**TASK OBJECTIVE**. Exactly those lines that run from the one containing "A 2D sketch is defined by these entities: point L;" through the last line of the entries below should be printed, and no others.

(Collected data)
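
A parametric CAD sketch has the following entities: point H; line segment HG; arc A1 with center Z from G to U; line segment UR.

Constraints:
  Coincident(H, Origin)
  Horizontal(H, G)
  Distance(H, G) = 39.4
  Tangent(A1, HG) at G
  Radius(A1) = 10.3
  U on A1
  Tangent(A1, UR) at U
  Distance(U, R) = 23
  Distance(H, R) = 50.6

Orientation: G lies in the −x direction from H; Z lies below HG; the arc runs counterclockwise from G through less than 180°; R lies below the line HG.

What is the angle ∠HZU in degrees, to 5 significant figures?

163.35°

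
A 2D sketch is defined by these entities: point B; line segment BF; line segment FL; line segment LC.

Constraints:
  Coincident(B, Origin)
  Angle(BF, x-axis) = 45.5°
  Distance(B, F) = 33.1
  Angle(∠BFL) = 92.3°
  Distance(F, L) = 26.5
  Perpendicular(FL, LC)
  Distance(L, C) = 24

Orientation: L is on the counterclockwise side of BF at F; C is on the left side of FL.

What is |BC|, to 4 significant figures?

29.27

∠BFL = 92.3°, so FL runs at 45.5° + (180° − 92.3°) = 133.2° from the x-axis; with |FL| = 26.5, L = F + 26.5·(cos 133.2°, sin 133.2°) = (5.060, 42.93). FL ⟂ LC; with |LC| = 24.0 on the left of FL, C = L + 24.0·(-0.7290, -0.6845) = (-12.44, 26.50). Then |BC| = |C − B| = 29.27.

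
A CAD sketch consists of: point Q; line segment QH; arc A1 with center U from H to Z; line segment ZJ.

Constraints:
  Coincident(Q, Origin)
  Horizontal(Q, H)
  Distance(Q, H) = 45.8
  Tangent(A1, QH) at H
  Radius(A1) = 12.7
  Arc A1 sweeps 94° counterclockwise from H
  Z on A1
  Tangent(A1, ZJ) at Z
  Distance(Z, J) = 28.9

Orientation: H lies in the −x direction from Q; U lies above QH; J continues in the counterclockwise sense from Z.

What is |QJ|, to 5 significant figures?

55.085

Q is at the origin; QH is horizontal with |QH| = 45.8 and H on the −x side, so H = (-45.800, 0.0000). Since A1 is tangent to QH there, UH ⟂ QH, so U = H + (0, 12.7) = (-45.800, 12.700). On A1, H sits at bearing -90° from U; a 94° counterclockwise sweep puts Z at bearing 4°, so Z = U + 12.7·(cos 4°, sin 4°) = (-33.131, 13.586). A1 meets ZJ tangentially, so UZ is at right angles to ZJ, so ZJ runs along (−sin 4°, cos 4°); with |ZJ| = 28.9, J = (-35.147, 42.416). Then |QJ| = |J − Q| = 55.085.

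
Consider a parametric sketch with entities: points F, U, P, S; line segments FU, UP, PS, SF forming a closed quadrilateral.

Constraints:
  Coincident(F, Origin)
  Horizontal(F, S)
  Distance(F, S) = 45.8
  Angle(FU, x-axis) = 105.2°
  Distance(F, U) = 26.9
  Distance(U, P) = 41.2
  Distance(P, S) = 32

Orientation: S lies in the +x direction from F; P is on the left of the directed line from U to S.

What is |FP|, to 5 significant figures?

45.148

Checks: |UP| = 41.20 ✓; |PS| = 32.00 ✓.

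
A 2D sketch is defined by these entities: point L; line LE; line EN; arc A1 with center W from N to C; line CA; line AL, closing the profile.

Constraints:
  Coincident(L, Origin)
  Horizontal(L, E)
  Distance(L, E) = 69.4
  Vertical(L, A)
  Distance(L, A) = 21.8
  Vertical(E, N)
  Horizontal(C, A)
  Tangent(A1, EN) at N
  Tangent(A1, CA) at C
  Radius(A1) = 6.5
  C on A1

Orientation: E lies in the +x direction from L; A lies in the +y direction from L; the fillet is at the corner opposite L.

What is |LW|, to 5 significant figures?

64.734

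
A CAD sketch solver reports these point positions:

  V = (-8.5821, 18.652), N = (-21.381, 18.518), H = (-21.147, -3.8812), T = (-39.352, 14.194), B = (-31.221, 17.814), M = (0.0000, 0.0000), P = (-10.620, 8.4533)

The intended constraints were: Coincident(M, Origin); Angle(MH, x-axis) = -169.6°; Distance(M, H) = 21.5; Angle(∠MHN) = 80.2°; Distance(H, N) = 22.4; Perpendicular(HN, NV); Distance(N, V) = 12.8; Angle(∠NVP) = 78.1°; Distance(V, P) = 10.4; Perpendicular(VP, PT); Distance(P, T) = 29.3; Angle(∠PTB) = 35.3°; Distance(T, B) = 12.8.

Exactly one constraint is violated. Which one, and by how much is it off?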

**WRITTEN SOLUTION**.
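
A 2D sketch is defined by these entities: point L; line LE; line EN; arc A1 with center W from N to C; line CA; line AL, closing the profile.

Constraints:
  Coincident(L, Origin)
  Horizontal(L, E)
  Distance(L, E) = 69.4
  Vertical(L, A)
  Distance(L, A) = 21.8
  Vertical(E, N)
  Horizontal(C, A)
  Tangent(A1, EN) at N
  Tangent(A1, CA) at C
  Radius(A1) = 6.5
  C on A1

Orientation: E lies in the +x direction from L; A lies in the +y direction from L; the fillet is at the corner opposite L.

What is |LW|, to 5 significant figures?

64.734

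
A CAD sketch solver reports these point positions:

  V = (-8.5821, 18.652), N = (-21.381, 18.518), H = (-21.147, -3.8812), T = (-39.352, 14.194), B = (-31.221, 17.814), M = (0.0000, 0.0000), P = (-10.620, 8.4533)

The intended constraints were: Coincident(M, Origin); Angle(MH, x-axis) = -169.6°; Distance(M, H) = 21.5; Angle(∠MHN) = 80.2°; Distance(H, N) = 22.4; Perpendicular(HN, NV); Distance(N, V) = 12.8; Angle(∠NVP) = 78.1°; Distance(V, P) = 10.4; Perpendicular(VP, PT); Distance(P, T) = 29.3; Angle(∠PTB) = 35.3°; Distance(T, B) = 12.8.

Exactly one constraint is violated. Which one, and by how much is it off?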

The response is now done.